Search the entries below for the word "muscle" and copy each line that has it.

Entries supplied Start Marker

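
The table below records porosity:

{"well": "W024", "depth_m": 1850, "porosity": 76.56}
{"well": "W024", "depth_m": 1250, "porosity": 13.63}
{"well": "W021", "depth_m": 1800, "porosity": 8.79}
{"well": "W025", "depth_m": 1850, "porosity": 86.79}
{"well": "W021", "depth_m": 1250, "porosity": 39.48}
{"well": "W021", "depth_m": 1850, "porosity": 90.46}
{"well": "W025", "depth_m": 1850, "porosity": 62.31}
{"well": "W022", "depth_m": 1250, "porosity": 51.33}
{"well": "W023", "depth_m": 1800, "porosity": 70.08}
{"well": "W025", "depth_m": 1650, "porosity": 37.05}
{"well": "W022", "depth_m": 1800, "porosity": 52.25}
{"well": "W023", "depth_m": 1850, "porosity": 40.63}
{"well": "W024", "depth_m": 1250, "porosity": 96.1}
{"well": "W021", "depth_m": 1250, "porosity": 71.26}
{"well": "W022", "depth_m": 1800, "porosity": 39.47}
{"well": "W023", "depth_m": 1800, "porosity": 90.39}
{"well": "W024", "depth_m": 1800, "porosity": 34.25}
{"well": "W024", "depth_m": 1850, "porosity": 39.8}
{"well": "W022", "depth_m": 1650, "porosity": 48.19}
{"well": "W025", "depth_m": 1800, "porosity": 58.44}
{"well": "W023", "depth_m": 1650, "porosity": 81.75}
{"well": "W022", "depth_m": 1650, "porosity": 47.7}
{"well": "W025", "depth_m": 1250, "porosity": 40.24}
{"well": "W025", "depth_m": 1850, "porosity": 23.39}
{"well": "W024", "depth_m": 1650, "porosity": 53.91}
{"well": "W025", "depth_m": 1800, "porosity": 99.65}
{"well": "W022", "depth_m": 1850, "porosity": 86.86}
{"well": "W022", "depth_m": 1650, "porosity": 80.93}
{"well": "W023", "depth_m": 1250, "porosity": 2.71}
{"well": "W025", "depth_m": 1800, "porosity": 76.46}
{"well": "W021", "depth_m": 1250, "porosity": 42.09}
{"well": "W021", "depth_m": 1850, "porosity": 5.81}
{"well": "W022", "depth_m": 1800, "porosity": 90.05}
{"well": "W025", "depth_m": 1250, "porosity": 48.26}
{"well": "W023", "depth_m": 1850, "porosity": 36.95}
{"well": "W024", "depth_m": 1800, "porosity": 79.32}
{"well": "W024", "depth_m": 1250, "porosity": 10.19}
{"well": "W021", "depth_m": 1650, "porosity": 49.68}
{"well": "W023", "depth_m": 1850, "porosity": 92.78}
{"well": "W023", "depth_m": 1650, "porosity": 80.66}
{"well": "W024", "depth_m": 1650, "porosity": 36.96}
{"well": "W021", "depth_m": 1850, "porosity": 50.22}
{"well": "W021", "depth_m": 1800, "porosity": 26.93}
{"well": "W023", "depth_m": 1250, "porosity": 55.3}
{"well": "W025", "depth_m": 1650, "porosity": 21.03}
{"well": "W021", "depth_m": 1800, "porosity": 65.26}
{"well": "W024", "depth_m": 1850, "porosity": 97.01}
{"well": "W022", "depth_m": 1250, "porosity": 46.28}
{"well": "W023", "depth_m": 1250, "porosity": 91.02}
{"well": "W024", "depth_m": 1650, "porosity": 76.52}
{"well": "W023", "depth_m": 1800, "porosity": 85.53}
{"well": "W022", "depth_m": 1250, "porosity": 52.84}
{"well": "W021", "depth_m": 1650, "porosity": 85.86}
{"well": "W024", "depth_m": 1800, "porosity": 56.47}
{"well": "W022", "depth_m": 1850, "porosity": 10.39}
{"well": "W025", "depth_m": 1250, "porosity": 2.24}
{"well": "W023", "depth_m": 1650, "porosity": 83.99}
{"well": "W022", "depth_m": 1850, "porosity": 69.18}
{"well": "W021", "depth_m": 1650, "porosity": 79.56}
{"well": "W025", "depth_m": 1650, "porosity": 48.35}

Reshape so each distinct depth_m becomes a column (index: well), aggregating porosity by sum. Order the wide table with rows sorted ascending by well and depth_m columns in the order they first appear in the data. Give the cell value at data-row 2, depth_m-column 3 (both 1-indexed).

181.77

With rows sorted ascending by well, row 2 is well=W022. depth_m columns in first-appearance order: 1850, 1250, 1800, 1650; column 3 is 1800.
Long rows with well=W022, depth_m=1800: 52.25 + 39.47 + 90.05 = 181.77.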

Entries supplied End Marker
Entries supplied Start Marker

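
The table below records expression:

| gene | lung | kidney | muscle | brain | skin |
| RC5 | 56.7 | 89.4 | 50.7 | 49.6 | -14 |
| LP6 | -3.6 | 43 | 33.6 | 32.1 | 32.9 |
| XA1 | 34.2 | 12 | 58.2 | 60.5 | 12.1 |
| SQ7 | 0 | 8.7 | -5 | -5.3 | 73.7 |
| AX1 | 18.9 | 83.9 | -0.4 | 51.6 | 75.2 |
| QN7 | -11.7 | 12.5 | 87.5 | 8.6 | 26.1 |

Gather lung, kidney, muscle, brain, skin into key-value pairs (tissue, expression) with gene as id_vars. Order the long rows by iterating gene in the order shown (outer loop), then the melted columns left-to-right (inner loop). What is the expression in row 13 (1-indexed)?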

Entries supplied End Marker
Entries supplied Start Marker

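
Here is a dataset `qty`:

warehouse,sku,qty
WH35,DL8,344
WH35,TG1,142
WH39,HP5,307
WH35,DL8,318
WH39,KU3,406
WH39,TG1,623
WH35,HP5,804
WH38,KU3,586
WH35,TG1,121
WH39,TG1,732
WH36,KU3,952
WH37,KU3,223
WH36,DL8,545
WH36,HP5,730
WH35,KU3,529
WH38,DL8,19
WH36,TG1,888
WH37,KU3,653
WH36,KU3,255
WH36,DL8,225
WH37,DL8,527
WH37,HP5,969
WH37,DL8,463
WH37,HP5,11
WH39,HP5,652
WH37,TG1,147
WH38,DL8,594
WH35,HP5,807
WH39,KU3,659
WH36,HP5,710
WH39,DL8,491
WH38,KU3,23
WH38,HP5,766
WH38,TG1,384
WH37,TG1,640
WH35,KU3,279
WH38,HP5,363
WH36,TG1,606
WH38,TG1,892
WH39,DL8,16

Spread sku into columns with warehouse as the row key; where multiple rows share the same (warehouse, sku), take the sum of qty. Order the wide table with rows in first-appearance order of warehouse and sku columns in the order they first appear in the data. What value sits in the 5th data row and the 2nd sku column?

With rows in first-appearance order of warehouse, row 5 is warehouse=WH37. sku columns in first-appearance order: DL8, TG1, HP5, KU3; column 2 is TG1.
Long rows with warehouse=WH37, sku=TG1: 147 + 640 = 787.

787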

Entries supplied End Marker

Answer for this exercise
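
| gene | lung | kidney | muscle | brain | skin |
Gather lung, kidney, muscle, brain, skin into key-value pairs (tissue, expression) with gene as id_vars. Order the long rows by iterating gene in the order shown (outer loop), then the melted columns left-to-right (inner loop). What is the expression in row 13 (1-indexed)?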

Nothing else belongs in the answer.